Across the whole listing, find how many lines contain "beta", then write that number and nothing else.

GIVEN RECORDS:
= Beginning of Section =

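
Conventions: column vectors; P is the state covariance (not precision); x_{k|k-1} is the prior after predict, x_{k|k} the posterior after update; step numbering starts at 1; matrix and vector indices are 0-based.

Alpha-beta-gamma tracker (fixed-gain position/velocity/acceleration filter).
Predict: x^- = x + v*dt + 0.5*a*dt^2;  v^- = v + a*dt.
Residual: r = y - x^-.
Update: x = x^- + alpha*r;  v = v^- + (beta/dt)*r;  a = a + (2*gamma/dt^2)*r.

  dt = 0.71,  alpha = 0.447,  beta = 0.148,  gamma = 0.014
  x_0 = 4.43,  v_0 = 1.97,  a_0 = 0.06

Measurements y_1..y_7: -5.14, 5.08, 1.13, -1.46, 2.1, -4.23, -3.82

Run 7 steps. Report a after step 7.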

= End of Section =

EXERCISE RESULT: 3